> _DATA LISTING_:
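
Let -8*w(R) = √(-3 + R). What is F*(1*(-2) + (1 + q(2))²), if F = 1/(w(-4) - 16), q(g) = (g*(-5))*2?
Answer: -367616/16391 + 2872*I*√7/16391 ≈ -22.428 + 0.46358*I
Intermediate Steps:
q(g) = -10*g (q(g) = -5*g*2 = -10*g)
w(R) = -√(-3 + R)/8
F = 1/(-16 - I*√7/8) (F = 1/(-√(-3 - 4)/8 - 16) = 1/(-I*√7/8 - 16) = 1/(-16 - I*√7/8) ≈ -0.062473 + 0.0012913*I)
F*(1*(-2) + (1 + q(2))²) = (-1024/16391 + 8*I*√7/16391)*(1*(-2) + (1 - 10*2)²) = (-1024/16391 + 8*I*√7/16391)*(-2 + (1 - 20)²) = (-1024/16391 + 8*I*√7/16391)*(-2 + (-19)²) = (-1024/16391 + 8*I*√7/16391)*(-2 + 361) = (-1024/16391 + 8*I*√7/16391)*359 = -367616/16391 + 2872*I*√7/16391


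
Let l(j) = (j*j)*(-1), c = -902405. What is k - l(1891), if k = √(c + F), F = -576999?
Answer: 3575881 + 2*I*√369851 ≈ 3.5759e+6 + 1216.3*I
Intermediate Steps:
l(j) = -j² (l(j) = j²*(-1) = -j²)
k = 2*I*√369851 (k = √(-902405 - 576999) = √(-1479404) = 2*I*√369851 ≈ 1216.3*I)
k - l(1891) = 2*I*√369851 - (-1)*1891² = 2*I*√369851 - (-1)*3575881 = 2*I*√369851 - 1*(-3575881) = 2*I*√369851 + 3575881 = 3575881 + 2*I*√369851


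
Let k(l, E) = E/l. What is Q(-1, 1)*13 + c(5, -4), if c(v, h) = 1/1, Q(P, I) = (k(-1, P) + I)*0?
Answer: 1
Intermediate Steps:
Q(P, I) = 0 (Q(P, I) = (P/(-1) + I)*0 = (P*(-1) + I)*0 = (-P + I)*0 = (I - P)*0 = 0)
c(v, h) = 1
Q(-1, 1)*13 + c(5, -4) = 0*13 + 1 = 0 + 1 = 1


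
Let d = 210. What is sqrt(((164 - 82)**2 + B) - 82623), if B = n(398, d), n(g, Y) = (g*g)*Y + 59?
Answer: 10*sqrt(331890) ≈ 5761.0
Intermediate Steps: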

> _EXERCISE INSTRUCTIONS_:
Would you show each line of the material above that contains the string "sqrt"?

> _FINAL ANSWER_:
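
Let d = 210. What is sqrt(((164 - 82)**2 + B) - 82623), if B = n(398, d), n(g, Y) = (g*g)*Y + 59?
Answer: 10*sqrt(331890) ≈ 5761.0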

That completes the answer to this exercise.